§ **PROBLEM**
Look for the line containing "φ(1)·q/(1−q) + φ(2)·q^2/(1−q^2)" in the records below. Then output it and all the lines that follow, exactly and without any others.

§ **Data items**
'''

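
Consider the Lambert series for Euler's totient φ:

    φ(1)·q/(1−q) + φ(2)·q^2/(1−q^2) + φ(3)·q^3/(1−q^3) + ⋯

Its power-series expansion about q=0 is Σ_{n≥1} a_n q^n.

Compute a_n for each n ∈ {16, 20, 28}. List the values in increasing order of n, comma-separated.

d|16:{1,2,4,8,16}  Σφ=1+1+2+4+8=16
d|20:{20,10,5,4,2,1}  Σφ=8+4+4+2+1+1=20
d|28:{28,14,7,4,2,1}  Σφ=12+6+6+2+1+1=28

16, 20, 28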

'''

§ **ANSWER TO THIS TASK**
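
    φ(1)·q/(1−q) + φ(2)·q^2/(1−q^2) + φ(3)·q^3/(1−q^3) + ⋯

Its power-series expansion about q=0 is Σ_{n≥1} a_n q^n.

Compute a_n for each n ∈ {16, 20, 28}. List the values in increasing order of n, comma-separated.

d|16:{1,2,4,8,16}  Σφ=1+1+2+4+8=16
d|20:{20,10,5,4,2,1}  Σφ=8+4+4+2+1+1=20
d|28:{28,14,7,4,2,1}  Σφ=12+6+6+2+1+1=28

16, 20, 28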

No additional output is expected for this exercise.